→ WORK TASK:
Would you please set down the entries below exactly as shown?

→ LISTED RECORDS:
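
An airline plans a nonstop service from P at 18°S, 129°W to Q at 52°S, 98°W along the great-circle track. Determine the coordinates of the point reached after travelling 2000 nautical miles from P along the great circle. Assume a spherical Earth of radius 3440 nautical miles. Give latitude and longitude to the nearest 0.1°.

≈ 45.9°S, 107.0°W

Convert each endpoint to a unit vector on the sphere (x = cos φ cos λ, y = cos φ sin λ, z = sin φ).
The central angle between the endpoints is δ = arccos(p₁·p₂) ≈ 0.730 rad (41.8°). The total great-circle distance is δ·R ≈ 0.730 × 3440 ≈ 2510 nmi, so the target fraction is f = 2000/2510 ≈ 0.797.
Interpolate at f ≈ 0.797 with slerp weights a = sin((1−f)δ)/sin δ ≈ 0.222, b = sin(fδ)/sin δ ≈ 0.824.
p = a·p₁ + b·p₂ ≈ (-0.203, -0.666, -0.718); φ = arcsin(p_z) ≈ -45.86°, λ = atan2(p_y, p_x) ≈ -106.97°.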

→ RESPONSE FOR THIS EXERCISE:
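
An airline plans a nonstop service from P at 18°S, 129°W to Q at 52°S, 98°W along the great-circle track. Determine the coordinates of the point reached after travelling 2000 nautical miles from P along the great circle. Assume a spherical Earth of radius 3440 nautical miles. Give latitude and longitude to the nearest 0.1°.

≈ 45.9°S, 107.0°W

Convert each endpoint to a unit vector on the sphere (x = cos φ cos λ, y = cos φ sin λ, z = sin φ).
The central angle between the endpoints is δ = arccos(p₁·p₂) ≈ 0.730 rad (41.8°). The total great-circle distance is δ·R ≈ 0.730 × 3440 ≈ 2510 nmi, so the target fraction is f = 2000/2510 ≈ 0.797.
Interpolate at f ≈ 0.797 with slerp weights a = sin((1−f)δ)/sin δ ≈ 0.222, b = sin(fδ)/sin δ ≈ 0.824.
p = a·p₁ + b·p₂ ≈ (-0.203, -0.666, -0.718); φ = arcsin(p_z) ≈ -45.86°, λ = atan2(p_y, p_x) ≈ -106.97°.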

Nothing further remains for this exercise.